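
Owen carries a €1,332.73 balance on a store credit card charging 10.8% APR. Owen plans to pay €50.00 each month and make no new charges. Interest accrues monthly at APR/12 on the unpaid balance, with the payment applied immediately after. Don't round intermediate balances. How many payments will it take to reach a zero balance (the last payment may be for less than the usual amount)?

31 months

Monthly rate r = 10.8%/12 = 0.9% = 0.009.
Recurrence: B ← B·(1+r) − €50.00.
Month 1: interest €11.99; balance after payment €1,294.72.
Month 2: interest €11.65; balance after payment €1,256.38.
Closed form: n = −ln(1 − rB₀/P)/ln(1+r) = −ln(0.76011)/ln(1.009) ≈ 30.614, so the balance reaches zero during payment 31.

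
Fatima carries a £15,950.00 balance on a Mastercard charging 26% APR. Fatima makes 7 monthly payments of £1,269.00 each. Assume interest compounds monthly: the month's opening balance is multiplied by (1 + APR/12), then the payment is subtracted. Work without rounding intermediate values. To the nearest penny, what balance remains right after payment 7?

£9,050.42

Monthly rate r = 26%/12 = 2.16667% = 0.0216667.
Each month: B ← B·(1+r) − £1,269.00.
Month 1: interest £345.58; balance after payment £15,026.58.
Month 2: interest £325.58; balance after payment £14,083.16.
Month 3: interest £305.14; balance after payment £13,119.29.
Month 4: interest £284.25; balance after payment £12,134.55.
Month 5: interest £262.92; balance after payment £11,128.46.
Month 6: interest £241.12; balance after payment £10,100.58.
Month 7: interest £218.85; balance after payment £9,050.42.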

____

§ PROMPT: The records must be reproduced in full. Nothing should differ.

§ ANSWER SECTION:
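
Owen carries a €1,332.73 balance on a store credit card charging 10.8% APR. Owen plans to pay €50.00 each month and make no new charges. Interest accrues monthly at APR/12 on the unpaid balance, with the payment applied immediately after. Don't round intermediate balances. How many payments will it take to reach a zero balance (the last payment may be for less than the usual amount)?

31 months

Monthly rate r = 10.8%/12 = 0.9% = 0.009.
Recurrence: B ← B·(1+r) − €50.00.
Month 1: interest €11.99; balance after payment €1,294.72.
Month 2: interest €11.65; balance after payment €1,256.38.
Closed form: n = −ln(1 − rB₀/P)/ln(1+r) = −ln(0.76011)/ln(1.009) ≈ 30.614, so the balance reaches zero during payment 31.

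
Fatima carries a £15,950.00 balance on a Mastercard charging 26% APR. Fatima makes 7 monthly payments of £1,269.00 each. Assume interest compounds monthly: the month's opening balance is multiplied by (1 + APR/12), then the payment is subtracted. Work without rounding intermediate values. To the nearest penny, what balance remains right after payment 7?

£9,050.42

Monthly rate r = 26%/12 = 2.16667% = 0.0216667.
Each month: B ← B·(1+r) − £1,269.00.
Month 1: interest £345.58; balance after payment £15,026.58.
Month 2: interest £325.58; balance after payment £14,083.16.
Month 3: interest £305.14; balance after payment £13,119.29.
Month 4: interest £284.25; balance after payment £12,134.55.
Month 5: interest £262.92; balance after payment £11,128.46.
Month 6: interest £241.12; balance after payment £10,100.58.
Month 7: interest £218.85; balance after payment £9,050.42.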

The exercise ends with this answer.